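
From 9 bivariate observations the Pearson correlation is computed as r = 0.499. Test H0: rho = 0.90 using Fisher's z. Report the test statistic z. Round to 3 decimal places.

-2.264

Fisher z: atanh(0.499) = 0.547974, atanh(0.90) = 1.472219
z = (z_r − z_0)·√(n−3) = (0.547974 − 1.472219)·√6 = -0.924245 · 2.449490 = -2.264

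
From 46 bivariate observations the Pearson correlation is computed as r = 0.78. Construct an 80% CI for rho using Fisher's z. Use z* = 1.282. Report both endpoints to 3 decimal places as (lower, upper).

(0.691, 0.846)

z_r = atanh(0.78) = 1.045371;  SE = 1/√(n−3) = 1/√43 = 0.152499
z-limits: 1.045371 ± 1.282·0.152499 = 1.045371 ± 0.195504 = [0.849867, 1.240875]
ρ-limits: (tanh 0.849867, tanh 1.240875) = (0.691, 0.846)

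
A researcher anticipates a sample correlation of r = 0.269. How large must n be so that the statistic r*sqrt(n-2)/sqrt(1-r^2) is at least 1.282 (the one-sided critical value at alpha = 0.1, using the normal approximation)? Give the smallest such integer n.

Need r·√(n−2)/√(1−r²) ≥ 1.282
√(n−2) ≥ 1.282·√(1−0.072361) / 0.269 = 1.282·0.963140 / 0.269 = 4.5901
n−2 ≥ 21.0690  ⇒  n ≥ 23.0690
Smallest integer n = 24

24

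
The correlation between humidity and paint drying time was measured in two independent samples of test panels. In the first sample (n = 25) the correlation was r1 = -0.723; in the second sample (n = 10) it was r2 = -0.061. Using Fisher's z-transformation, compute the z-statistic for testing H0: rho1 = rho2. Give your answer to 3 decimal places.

-1.965

z1 = atanh(-0.723) = -0.913902,  z2 = atanh(-0.061) = -0.061076
SE = √(1/(n1−3) + 1/(n2−3)) = √(1/22 + 1/7) = √(0.0454545 + 0.1428571) = √0.1883116 = 0.433949
z = (z1 − z2)/SE = (-0.913902 − (-0.061076)) / 0.433949 = -0.852826 / 0.433949 = -1.965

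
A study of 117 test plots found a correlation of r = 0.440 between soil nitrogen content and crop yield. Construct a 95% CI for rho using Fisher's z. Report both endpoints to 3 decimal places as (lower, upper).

Fisher z: z_r = atanh(r) = ½·ln((1+0.440)/(1−0.440)) = 0.472231
SE(z) = 1/√(n−3) = 1/√114 = 0.093659
95% ⇒ z* = 1.960; margin = 1.960·0.093659 = 0.183572
CI on z-scale: (0.288659, 0.655803)
Back-transform: tanh(0.288659) = 0.280900, tanh(0.655803) = 0.575564

(0.281, 0.576)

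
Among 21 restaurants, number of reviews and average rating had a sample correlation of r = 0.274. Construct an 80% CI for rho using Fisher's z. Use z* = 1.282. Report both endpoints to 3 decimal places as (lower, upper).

z_r = atanh(0.274) = 0.281183;  SE = 1/√(n−3) = 1/√18 = 0.235702
z-limits: 0.281183 ± 1.282·0.235702 = 0.281183 ± 0.302170 = [-0.020987, 0.583353]
ρ-limits: (tanh -0.020987, tanh 0.583353) = (-0.021, 0.525)

(-0.021, 0.525)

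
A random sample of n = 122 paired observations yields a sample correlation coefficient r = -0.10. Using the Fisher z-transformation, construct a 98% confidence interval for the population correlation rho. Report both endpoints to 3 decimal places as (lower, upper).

z_r = atanh(-0.10) = -0.100335;  SE = 1/√(n−3) = 1/√119 = 0.091670
z-limits: -0.100335 ± 2.326·0.091670 = -0.100335 ± 0.213224 = [-0.313559, 0.112889]
ρ-limits: (tanh -0.313559, tanh 0.112889) = (-0.304, 0.112)

(-0.304, 0.112)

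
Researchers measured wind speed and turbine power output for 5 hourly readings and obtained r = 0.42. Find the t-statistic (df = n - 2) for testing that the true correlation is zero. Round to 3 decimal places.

t = r·√(n−2) / √(1−r²) with r = 0.42, n = 5
  = 0.42·√3 / √(1 − 0.1764)
  = 0.42·1.732051 / 0.907524
  = 0.727461 / 0.907524 = 0.802

0.802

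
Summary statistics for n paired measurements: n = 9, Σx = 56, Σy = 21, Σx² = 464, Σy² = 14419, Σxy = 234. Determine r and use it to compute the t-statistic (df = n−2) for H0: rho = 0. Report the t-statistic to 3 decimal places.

0.213

S_xy = nΣxy − ΣxΣy = 9·234 − 56·21 = 2106 − 1176 = 930
S_xx = nΣx² − (Σx)² = 9·464 − 56² = 4176 − 3136 = 1040
S_yy = nΣy² − (Σy)² = 9·14419 − 21² = 129771 − 441 = 129330
r = S_xy / √(S_xx·S_yy) = 930 / √(1040·129330) = 930 / √134503200 = 930 / 11597.5515 = 0.0802
t = r·√(n−2)/√(1−r²) = 0.0802·√7 / √(1−0.006432) = 0.212189 / 0.996779 = 0.213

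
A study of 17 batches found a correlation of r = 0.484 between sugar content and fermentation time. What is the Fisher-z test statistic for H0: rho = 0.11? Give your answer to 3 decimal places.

Fisher z: atanh(0.484) = 0.528195, atanh(0.11) = 0.110447
z = (z_r − z_0)·√(n−3) = (0.528195 − 0.110447)·√14 = 0.417748 · 3.741657 = 1.563

1.563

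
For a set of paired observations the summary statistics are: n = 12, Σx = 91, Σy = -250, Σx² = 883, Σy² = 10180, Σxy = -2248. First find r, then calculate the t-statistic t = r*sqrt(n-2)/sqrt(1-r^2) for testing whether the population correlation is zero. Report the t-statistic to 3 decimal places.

-1.219

S_xy = nΣxy − ΣxΣy = 12·(-2248) − 91·(-250) = -26976 − (-22750) = -4226
S_xx = nΣx² − (Σx)² = 12·883 − 91² = 10596 − 8281 = 2315
S_yy = nΣy² − (Σy)² = 12·10180 − (-250)² = 122160 − 62500 = 59660
r = S_xy / √(S_xx·S_yy) = -4226 / √(2315·59660) = -4226 / √138112900 = -4226 / 11752.1445 = -0.3596
t = r·√(n−2)/√(1−r²) = -0.3596·√10 / √(1−0.129312) = -1.137155 / 0.933107 = -1.219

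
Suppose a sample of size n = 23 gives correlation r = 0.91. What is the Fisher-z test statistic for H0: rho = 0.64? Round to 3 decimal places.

3.441

z_r = atanh(0.91) = 1.527524,  z_0 = atanh(0.64) = 0.758174
SE = 1/√(n−3) = 1/√20 = 0.223607
z = (z_r − z_0)/SE = (1.527524 − 0.758174) / 0.223607 = 0.769350 / 0.223607 = 3.441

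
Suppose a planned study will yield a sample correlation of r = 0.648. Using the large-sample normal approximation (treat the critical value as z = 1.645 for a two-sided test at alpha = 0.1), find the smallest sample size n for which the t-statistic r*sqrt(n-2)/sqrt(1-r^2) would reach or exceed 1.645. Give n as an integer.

6

Need r·√(n−2)/√(1−r²) ≥ 1.645
√(n−2) ≥ 1.645·√(1−0.419904) / 0.648 = 1.645·0.761640 / 0.648 = 1.9335
n−2 ≥ 3.7384  ⇒  n ≥ 5.7384
Smallest integer n = 6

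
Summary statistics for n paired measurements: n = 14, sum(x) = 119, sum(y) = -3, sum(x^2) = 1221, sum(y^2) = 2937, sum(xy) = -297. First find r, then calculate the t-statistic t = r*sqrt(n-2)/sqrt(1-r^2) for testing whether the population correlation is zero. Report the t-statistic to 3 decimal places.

-1.278

Numerator: nΣxy − (Σx)(Σy) = 14·(-297) − (119)(-3) = -3801
Denominator: √[(nΣx²−(Σx)²)(nΣy²−(Σy)²)]
  nΣx²−(Σx)² = 14·1221 − 14161 = 2933;  nΣy²−(Σy)² = 14·2937 − 9 = 41109
  √(2933·41109) = √120572697 = 10980.5600
r = -3801 / 10980.5600 = -0.3462
t = r·√(n−2)/√(1−r²) = -0.3462·√12 / √(1−0.119854) = -1.199272 / 0.938161 = -1.278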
----
Could you give again exactly the lines from the line containing "Summary statistics for n paired measurements: n = 14, sum(x)" through the final line of the data above, and no others?

● EXPECTED ANSWER:
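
Summary statistics for n paired measurements: n = 14, sum(x) = 119, sum(y) = -3, sum(x^2) = 1221, sum(y^2) = 2937, sum(xy) = -297. First find r, then calculate the t-statistic t = r*sqrt(n-2)/sqrt(1-r^2) for testing whether the population correlation is zero. Report the t-statistic to 3 decimal places.

-1.278

Numerator: nΣxy − (Σx)(Σy) = 14·(-297) − (119)(-3) = -3801
Denominator: √[(nΣx²−(Σx)²)(nΣy²−(Σy)²)]
  nΣx²−(Σx)² = 14·1221 − 14161 = 2933;  nΣy²−(Σy)² = 14·2937 − 9 = 41109
  √(2933·41109) = √120572697 = 10980.5600
r = -3801 / 10980.5600 = -0.3462
t = r·√(n−2)/√(1−r²) = -0.3462·√12 / √(1−0.119854) = -1.199272 / 0.938161 = -1.278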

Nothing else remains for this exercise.